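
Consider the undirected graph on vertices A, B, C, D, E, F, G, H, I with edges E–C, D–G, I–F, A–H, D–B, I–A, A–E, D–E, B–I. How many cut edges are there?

4

The edges on the cycle D-B-I-A-E-D are not bridges since each lies on that cycle.
But removing I–F disconnects I from F; removing C–E disconnects C from E; removing A–H disconnects A from H; removing D–G disconnects D from G — these are bridges.
That makes 4 bridges.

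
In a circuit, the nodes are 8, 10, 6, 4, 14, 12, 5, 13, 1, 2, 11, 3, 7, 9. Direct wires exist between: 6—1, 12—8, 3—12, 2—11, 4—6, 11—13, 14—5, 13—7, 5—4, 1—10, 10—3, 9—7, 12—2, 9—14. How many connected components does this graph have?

Starting from 1 we can reach 1, 2, 3, 4, 5, 6, 7, 8, 9, 10, 11, 12, 13, 14. That is one component of size 14.
Total: 1 component.

1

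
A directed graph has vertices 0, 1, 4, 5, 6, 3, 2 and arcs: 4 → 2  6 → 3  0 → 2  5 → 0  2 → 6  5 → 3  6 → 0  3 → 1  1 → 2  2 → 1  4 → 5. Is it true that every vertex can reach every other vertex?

No

There is no directed path from 1 to 5, so the graph is not strongly connected.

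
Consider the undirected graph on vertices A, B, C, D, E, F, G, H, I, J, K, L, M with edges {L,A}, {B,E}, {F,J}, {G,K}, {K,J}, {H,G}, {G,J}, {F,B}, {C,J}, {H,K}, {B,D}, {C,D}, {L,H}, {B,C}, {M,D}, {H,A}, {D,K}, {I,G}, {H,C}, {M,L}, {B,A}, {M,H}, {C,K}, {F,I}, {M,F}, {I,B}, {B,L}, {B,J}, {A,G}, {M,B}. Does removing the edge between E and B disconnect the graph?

Yes

Removing E - B leaves no path between E and B: the component count goes from 1 to 2. So it is a bridge.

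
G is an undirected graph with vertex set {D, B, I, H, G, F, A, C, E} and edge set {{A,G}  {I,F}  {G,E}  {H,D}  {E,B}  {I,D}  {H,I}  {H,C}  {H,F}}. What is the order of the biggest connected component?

Starting from A we can reach A, B, E, G. That is one component of size 4.
Starting from C we can reach C, D, F, H, I. That is one component of size 5.
The largest has 5 vertices.

5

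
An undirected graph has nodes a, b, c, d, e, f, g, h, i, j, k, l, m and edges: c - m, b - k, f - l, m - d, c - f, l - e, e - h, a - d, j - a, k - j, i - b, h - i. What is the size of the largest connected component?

g is isolated — a component by itself.
Starting from a we can reach a, b, c, d, e, f, h, i, j, k, l, m. That is one component of size 12.
The largest has 12 vertices.

12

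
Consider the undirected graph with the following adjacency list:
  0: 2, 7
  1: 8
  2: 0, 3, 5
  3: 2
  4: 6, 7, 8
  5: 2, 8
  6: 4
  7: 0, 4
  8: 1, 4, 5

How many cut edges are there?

3

The edges on the cycle 4-8-5-2-0-7-4 are not bridges since each lies on that cycle.
But removing 4-6 disconnects 4 from 6; removing 3-2 disconnects 3 from 2; removing 8-1 disconnects 8 from 1 — these are bridges.
That makes 3 bridges.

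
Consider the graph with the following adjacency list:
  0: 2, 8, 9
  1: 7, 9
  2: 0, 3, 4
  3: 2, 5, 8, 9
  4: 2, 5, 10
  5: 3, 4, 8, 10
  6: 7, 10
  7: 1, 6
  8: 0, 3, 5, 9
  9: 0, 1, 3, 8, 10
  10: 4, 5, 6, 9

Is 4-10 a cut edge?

After removing 4-10, the path 4-5-10 still connects them, so the edge is not a bridge.

No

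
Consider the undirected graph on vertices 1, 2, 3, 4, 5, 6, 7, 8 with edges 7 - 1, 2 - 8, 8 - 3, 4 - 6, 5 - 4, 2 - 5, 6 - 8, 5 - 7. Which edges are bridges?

The edges on the cycle 2-5-4-6-8-2 are not bridges since each lies on that cycle.
But removing 5 - 7 disconnects 5 from 7; removing 8 - 3 disconnects 8 from 3; removing 7 - 1 disconnects 7 from 1 — these are bridges.

1-7, 3-8, 5-7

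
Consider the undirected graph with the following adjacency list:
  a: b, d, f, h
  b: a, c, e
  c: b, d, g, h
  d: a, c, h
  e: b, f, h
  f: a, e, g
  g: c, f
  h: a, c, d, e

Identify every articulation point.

Removing f, for instance, still leaves 1 component. No single vertex removal increases the component count — the graph has no articulation points.

none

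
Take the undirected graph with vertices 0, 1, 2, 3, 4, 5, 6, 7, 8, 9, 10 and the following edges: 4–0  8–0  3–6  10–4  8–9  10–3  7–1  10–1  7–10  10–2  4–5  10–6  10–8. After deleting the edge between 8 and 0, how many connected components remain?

1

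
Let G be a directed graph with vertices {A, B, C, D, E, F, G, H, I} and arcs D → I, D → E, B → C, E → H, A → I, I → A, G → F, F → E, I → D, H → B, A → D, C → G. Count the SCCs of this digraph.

{B, C, E, F, G, H} are all mutually reachable — one SCC of size 6.
{A, D, I} are all mutually reachable — one SCC of size 3.
That gives 2 strongly connected components.

2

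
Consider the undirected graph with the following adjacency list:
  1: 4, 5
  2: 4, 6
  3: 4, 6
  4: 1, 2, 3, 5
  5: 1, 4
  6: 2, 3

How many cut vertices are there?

Removing 4 increases the component count from 1 to 2, so 4 is a cut vertex.
By contrast removing 2 leaves 1 component; it is not a cut vertex. No other vertex is a cut vertex either.

1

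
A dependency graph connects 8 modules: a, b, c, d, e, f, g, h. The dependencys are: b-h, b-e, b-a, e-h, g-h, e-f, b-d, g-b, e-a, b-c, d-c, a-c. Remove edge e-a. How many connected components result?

e and a are still connected via e-b-a, so the component count stays at 1.

1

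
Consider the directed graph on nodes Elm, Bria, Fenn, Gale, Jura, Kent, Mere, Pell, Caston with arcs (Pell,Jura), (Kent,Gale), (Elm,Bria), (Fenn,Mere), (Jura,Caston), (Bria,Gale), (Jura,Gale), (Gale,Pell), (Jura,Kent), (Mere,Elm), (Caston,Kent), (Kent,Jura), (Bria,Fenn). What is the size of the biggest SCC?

{Gale, Jura, Kent, Pell, Caston} are all mutually reachable — one SCC of size 5.
{Elm, Bria, Fenn, Mere} are all mutually reachable — one SCC of size 4.
The largest has 5 vertices.

5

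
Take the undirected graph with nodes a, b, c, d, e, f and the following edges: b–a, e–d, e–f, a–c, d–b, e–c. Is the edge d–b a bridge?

No

After removing d–b, the path d-e-c-a-b still connects them, so the edge is not a bridge.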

> **WHAT IS EXPECTED**
Restate the whole set of entries exactly.

> **RESPONSE BOX**
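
Consider the undirected graph on vertices A, B, C, D, E, F, G, H, I with edges E–C, D–G, I–F, A–H, D–B, I–A, A–E, D–E, B–I. How many cut edges are there?

4

The edges on the cycle D-B-I-A-E-D are not bridges since each lies on that cycle.
But removing I–F disconnects I from F; removing C–E disconnects C from E; removing A–H disconnects A from H; removing D–G disconnects D from G — these are bridges.
That makes 4 bridges.

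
In a circuit, the nodes are 8, 10, 6, 4, 14, 12, 5, 13, 1, 2, 11, 3, 7, 9. Direct wires exist between: 6—1, 12—8, 3—12, 2—11, 4—6, 11—13, 14—5, 13—7, 5—4, 1—10, 10—3, 9—7, 12—2, 9—14. How many connected components does this graph have?

Starting from 1 we can reach 1, 2, 3, 4, 5, 6, 7, 8, 9, 10, 11, 12, 13, 14. That is one component of size 14.
Total: 1 component.

1

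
A directed graph has vertices 0, 1, 4, 5, 6, 3, 2 and arcs: 4 → 2  6 → 3  0 → 2  5 → 0  2 → 6  5 → 3  6 → 0  3 → 1  1 → 2  2 → 1  4 → 5. Is it true that every vertex can reach every other vertex?

No

There is no directed path from 1 to 5, so the graph is not strongly connected.

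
Consider the undirected graph on vertices A, B, C, D, E, F, G, H, I, J, K, L, M with edges {L,A}, {B,E}, {F,J}, {G,K}, {K,J}, {H,G}, {G,J}, {F,B}, {C,J}, {H,K}, {B,D}, {C,D}, {L,H}, {B,C}, {M,D}, {H,A}, {D,K}, {I,G}, {H,C}, {M,L}, {B,A}, {M,H}, {C,K}, {F,I}, {M,F}, {I,B}, {B,L}, {B,J}, {A,G}, {M,B}. Does removing the edge between E and B disconnect the graph?

Yes

Removing E - B leaves no path between E and B: the component count goes from 1 to 2. So it is a bridge.

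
G is an undirected graph with vertex set {D, B, I, H, G, F, A, C, E} and edge set {{A,G}  {I,F}  {G,E}  {H,D}  {E,B}  {I,D}  {H,I}  {H,C}  {H,F}}. What is the order of the biggest connected component?

Starting from A we can reach A, B, E, G. That is one component of size 4.
Starting from C we can reach C, D, F, H, I. That is one component of size 5.
The largest has 5 vertices.

5

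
An undirected graph has nodes a, b, c, d, e, f, g, h, i, j, k, l, m and edges: c - m, b - k, f - l, m - d, c - f, l - e, e - h, a - d, j - a, k - j, i - b, h - i. What is the size of the largest connected component?

g is isolated — a component by itself.
Starting from a we can reach a, b, c, d, e, f, h, i, j, k, l, m. That is one component of size 12.
The largest has 12 vertices.

12

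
Consider the undirected graph with the following adjacency list:
  0: 2, 7
  1: 8
  2: 0, 3, 5
  3: 2
  4: 6, 7, 8
  5: 2, 8
  6: 4
  7: 0, 4
  8: 1, 4, 5

How many cut edges are there?

3

The edges on the cycle 4-8-5-2-0-7-4 are not bridges since each lies on that cycle.
But removing 4-6 disconnects 4 from 6; removing 3-2 disconnects 3 from 2; removing 8-1 disconnects 8 from 1 — these are bridges.
That makes 3 bridges.

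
Consider the graph with the following adjacency list:
  0: 2, 8, 9
  1: 7, 9
  2: 0, 3, 4
  3: 2, 5, 8, 9
  4: 2, 5, 10
  5: 3, 4, 8, 10
  6: 7, 10
  7: 1, 6
  8: 0, 3, 5, 9
  9: 0, 1, 3, 8, 10
  10: 4, 5, 6, 9

Is 4-10 a cut edge?

After removing 4-10, the path 4-5-10 still connects them, so the edge is not a bridge.

No

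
Consider the undirected graph on vertices 1, 2, 3, 4, 5, 6, 7, 8 with edges 7 - 1, 2 - 8, 8 - 3, 4 - 6, 5 - 4, 2 - 5, 6 - 8, 5 - 7. Which edges are bridges?

The edges on the cycle 2-5-4-6-8-2 are not bridges since each lies on that cycle.
But removing 5 - 7 disconnects 5 from 7; removing 8 - 3 disconnects 8 from 3; removing 7 - 1 disconnects 7 from 1 — these are bridges.

1-7, 3-8, 5-7

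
Consider the undirected graph with the following adjacency list:
  a: b, d, f, h
  b: a, c, e
  c: b, d, g, h
  d: a, c, h
  e: b, f, h
  f: a, e, g
  g: c, f
  h: a, c, d, e

Identify every articulation point.

Removing f, for instance, still leaves 1 component. No single vertex removal increases the component count — the graph has no articulation points.

none

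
Take the undirected graph with vertices 0, 1, 2, 3, 4, 5, 6, 7, 8, 9, 10 and the following edges: 4–0  8–0  3–6  10–4  8–9  10–3  7–1  10–1  7–10  10–2  4–5  10–6  10–8. After deleting the edge between 8 and 0, how many connected components remain?

1

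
Let G be a directed graph with vertices {A, B, C, D, E, F, G, H, I} and arcs D → I, D → E, B → C, E → H, A → I, I → A, G → F, F → E, I → D, H → B, A → D, C → G. Count the SCCs of this digraph.

{B, C, E, F, G, H} are all mutually reachable — one SCC of size 6.
{A, D, I} are all mutually reachable — one SCC of size 3.
That gives 2 strongly connected components.

2

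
Consider the undirected graph with the following adjacency list:
  1: 4, 5
  2: 4, 6
  3: 4, 6
  4: 1, 2, 3, 5
  5: 1, 4
  6: 2, 3

How many cut vertices are there?

Removing 4 increases the component count from 1 to 2, so 4 is a cut vertex.
By contrast removing 2 leaves 1 component; it is not a cut vertex. No other vertex is a cut vertex either.

1

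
A dependency graph connects 8 modules: a, b, c, d, e, f, g, h. The dependencys are: b-h, b-e, b-a, e-h, g-h, e-f, b-d, g-b, e-a, b-c, d-c, a-c. Remove edge e-a. How many connected components result?

e and a are still connected via e-b-a, so the component count stays at 1.

1

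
Consider the directed graph on nodes Elm, Bria, Fenn, Gale, Jura, Kent, Mere, Pell, Caston with arcs (Pell,Jura), (Kent,Gale), (Elm,Bria), (Fenn,Mere), (Jura,Caston), (Bria,Gale), (Jura,Gale), (Gale,Pell), (Jura,Kent), (Mere,Elm), (Caston,Kent), (Kent,Jura), (Bria,Fenn). What is the size of the biggest SCC?

{Gale, Jura, Kent, Pell, Caston} are all mutually reachable — one SCC of size 5.
{Elm, Bria, Fenn, Mere} are all mutually reachable — one SCC of size 4.
The largest has 5 vertices.

5

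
Take the undirected graph with nodes a, b, c, d, e, f and the following edges: b–a, e–d, e–f, a–c, d–b, e–c. Is the edge d–b a bridge?

No

After removing d–b, the path d-e-c-a-b still connects them, so the edge is not a bridge.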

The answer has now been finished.